Stored data entries:
====
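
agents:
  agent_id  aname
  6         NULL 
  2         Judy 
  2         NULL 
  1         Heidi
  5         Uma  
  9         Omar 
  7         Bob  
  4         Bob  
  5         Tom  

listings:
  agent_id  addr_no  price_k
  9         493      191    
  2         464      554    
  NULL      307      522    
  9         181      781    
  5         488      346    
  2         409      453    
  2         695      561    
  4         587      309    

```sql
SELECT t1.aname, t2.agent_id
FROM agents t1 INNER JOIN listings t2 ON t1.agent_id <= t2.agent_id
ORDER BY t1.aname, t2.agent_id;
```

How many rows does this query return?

INNER JOIN keeps only pairs where the ON condition holds.
Matching on t1.agent_id <= t2.agent_id. A NULL in a compared column never satisfies the condition.
- t1 (agent_id=6) pairs with 2 row(s) of t2.
- t1 (agent_id=2) pairs with 7 row(s) of t2.
- t1 (agent_id=2) pairs with 7 row(s) of t2.
- t1 (agent_id=1) pairs with 7 row(s) of t2.
- t1 (agent_id=5) pairs with 3 row(s) of t2.
- t1 (agent_id=9) pairs with 2 row(s) of t2.
- t1 (agent_id=7) pairs with 2 row(s) of t2.
- t1 (agent_id=4) pairs with 4 row(s) of t2.
- t1 (agent_id=5) pairs with 3 row(s) of t2.
Total: 37 rows.

37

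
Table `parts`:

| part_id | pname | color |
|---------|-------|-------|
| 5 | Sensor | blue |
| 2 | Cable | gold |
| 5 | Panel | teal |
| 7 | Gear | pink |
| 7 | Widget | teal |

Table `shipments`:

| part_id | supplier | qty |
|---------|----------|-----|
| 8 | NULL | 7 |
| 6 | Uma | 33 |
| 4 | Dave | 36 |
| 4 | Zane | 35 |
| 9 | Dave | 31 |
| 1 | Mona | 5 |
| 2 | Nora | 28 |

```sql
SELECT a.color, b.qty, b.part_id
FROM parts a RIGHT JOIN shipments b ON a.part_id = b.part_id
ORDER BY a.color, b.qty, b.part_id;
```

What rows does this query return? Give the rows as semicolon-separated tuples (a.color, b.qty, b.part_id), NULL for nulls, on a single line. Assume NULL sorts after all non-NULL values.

(gold, 28, 2); (NULL, 5, 1); (NULL, 7, 8); (NULL, 31, 9); (NULL, 33, 6); (NULL, 35, 4); (NULL, 36, 4)

RIGHT JOIN keeps every row from `shipments`; unmatched rows get NULL for `parts`'s columns.
Matching on a.part_id = b.part_id.
- a row (part_id=5): no match.
- a row (part_id=2): matches 1 b row(s) → 1 output row(s).
- a row (part_id=5): no match.
- a row (part_id=7): no match.
- a row (part_id=7): no match.
- 6 b row(s) had no a match → kept, a columns NULL.
After projecting and ordering:
a.color | b.qty | b.part_id
gold | 28 | 2
NULL | 5 | 1
NULL | 7 | 8
NULL | 31 | 9
NULL | 33 | 6
NULL | 35 | 4
NULL | 36 | 4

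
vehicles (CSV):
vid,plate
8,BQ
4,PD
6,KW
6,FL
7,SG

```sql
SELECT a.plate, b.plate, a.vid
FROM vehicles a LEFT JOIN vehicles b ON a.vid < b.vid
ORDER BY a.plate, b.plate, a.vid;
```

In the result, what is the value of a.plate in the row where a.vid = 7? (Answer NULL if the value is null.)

SG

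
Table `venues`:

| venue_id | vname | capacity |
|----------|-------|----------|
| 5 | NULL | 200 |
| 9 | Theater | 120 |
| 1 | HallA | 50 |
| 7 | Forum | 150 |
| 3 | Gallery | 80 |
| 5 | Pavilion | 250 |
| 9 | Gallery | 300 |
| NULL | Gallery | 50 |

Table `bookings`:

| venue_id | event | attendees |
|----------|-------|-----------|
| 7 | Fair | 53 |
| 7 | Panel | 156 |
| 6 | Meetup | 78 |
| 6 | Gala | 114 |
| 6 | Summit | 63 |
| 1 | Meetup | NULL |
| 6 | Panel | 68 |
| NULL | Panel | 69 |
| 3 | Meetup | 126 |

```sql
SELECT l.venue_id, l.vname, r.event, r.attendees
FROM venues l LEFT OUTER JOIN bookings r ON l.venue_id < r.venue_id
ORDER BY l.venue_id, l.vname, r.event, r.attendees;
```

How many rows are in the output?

29

LEFT JOIN keeps every row from `venues`; unmatched rows get NULL for `bookings`'s columns.
Matching on l.venue_id < r.venue_id. A NULL in a compared column never satisfies the condition.
- l row (venue_id=5): matches 6 r row(s) → 6 output row(s).
- l row (venue_id=9): no match → kept, r columns NULL.
- l row (venue_id=1): matches 7 r row(s) → 7 output row(s).
- l row (venue_id=7): no match → kept, r columns NULL.
- l row (venue_id=3): matches 6 r row(s) → 6 output row(s).
- l row (venue_id=5): matches 6 r row(s) → 6 output row(s).
- l row (venue_id=9): no match → kept, r columns NULL.
- l row (venue_id=NULL): no match → kept, r columns NULL.
Total: 25 matched + 4 padded = 29 rows.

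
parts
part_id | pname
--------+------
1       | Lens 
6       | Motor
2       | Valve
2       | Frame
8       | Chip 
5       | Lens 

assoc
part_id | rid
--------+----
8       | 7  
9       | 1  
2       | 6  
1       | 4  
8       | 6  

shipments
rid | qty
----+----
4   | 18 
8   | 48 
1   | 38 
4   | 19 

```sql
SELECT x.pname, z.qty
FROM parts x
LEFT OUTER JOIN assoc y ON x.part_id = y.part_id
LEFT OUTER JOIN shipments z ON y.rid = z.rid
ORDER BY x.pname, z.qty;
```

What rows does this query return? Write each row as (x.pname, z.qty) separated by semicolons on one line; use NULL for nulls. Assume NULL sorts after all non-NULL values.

(Chip, NULL); (Chip, NULL); (Frame, NULL); (Lens, 18); (Lens, 19); (Lens, NULL); (Motor, NULL); (Valve, NULL)

Step 1 — x LEFT JOIN y on part_id → 7 row(s).
Then LEFT JOIN `shipments z` on rid: each of those 7 rows is kept; rows whose y.rid has no match in z get NULL for z's columns.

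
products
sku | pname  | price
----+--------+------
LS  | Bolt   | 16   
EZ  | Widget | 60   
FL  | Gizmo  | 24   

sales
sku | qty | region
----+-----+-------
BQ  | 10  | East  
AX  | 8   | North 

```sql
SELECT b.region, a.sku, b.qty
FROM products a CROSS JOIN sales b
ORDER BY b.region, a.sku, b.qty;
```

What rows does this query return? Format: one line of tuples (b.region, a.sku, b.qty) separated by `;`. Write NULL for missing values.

(East, EZ, 10); (East, FL, 10); (East, LS, 10); (North, EZ, 8); (North, FL, 8); (North, LS, 8)

CROSS JOIN pairs every row of `products` with every row of `sales`: 3 × 2 = 6 rows.
After projecting and ordering:
b.region | a.sku | b.qty
East | EZ | 10
East | FL | 10
East | LS | 10
North | EZ | 8
North | FL | 8
North | LS | 8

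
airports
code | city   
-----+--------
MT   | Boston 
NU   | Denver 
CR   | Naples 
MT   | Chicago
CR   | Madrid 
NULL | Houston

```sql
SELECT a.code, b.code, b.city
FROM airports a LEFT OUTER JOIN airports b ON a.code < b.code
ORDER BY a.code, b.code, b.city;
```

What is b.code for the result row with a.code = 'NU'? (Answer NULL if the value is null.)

LEFT JOIN keeps every row from `airports a`; unmatched rows get NULL for `airports b`'s columns.
Matching on a.code < b.code. A NULL in a compared column never satisfies the condition.
Matched pairs: 8; unmatched a rows kept: 2.

NULL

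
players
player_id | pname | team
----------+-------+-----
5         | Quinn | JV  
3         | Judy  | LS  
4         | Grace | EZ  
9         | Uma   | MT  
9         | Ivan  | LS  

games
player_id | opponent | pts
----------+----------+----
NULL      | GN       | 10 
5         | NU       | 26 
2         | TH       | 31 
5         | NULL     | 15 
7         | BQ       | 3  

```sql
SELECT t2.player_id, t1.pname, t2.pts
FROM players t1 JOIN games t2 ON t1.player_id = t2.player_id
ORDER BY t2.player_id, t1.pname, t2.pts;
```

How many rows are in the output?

INNER JOIN keeps only pairs where the ON condition holds.
Matching on t1.player_id = t2.player_id. A NULL in a compared column never satisfies the condition.
- t1 row (player_id=5): matches 2 t2 row(s) → 2 output row(s).
- t1 row (player_id=3): no match → dropped.
- t1 row (player_id=4): no match → dropped.
- t1 row (player_id=9): no match → dropped.
- t1 row (player_id=9): no match → dropped.
Total: 2 rows.

2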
====
(Task to carry out):
Begin at the first line of the records above and quote every line verbatim through the one that contains "Cable | gold |".

(Response below):
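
agents:
  agent_id  aname
  6         NULL 
  2         Judy 
  2         NULL 
  1         Heidi
  5         Uma  
  9         Omar 
  7         Bob  
  4         Bob  
  5         Tom  

listings:
  agent_id  addr_no  price_k
  9         493      191    
  2         464      554    
  NULL      307      522    
  9         181      781    
  5         488      346    
  2         409      453    
  2         695      561    
  4         587      309    

```sql
SELECT t1.aname, t2.agent_id
FROM agents t1 INNER JOIN listings t2 ON t1.agent_id <= t2.agent_id
ORDER BY t1.aname, t2.agent_id;
```

How many rows does this query return?

INNER JOIN keeps only pairs where the ON condition holds.
Matching on t1.agent_id <= t2.agent_id. A NULL in a compared column never satisfies the condition.
- t1 (agent_id=6) pairs with 2 row(s) of t2.
- t1 (agent_id=2) pairs with 7 row(s) of t2.
- t1 (agent_id=2) pairs with 7 row(s) of t2.
- t1 (agent_id=1) pairs with 7 row(s) of t2.
- t1 (agent_id=5) pairs with 3 row(s) of t2.
- t1 (agent_id=9) pairs with 2 row(s) of t2.
- t1 (agent_id=7) pairs with 2 row(s) of t2.
- t1 (agent_id=4) pairs with 4 row(s) of t2.
- t1 (agent_id=5) pairs with 3 row(s) of t2.
Total: 37 rows.

37

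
Table `parts`:

| part_id | pname | color |
|---------|-------|-------|
| 5 | Sensor | blue |
| 2 | Cable | gold |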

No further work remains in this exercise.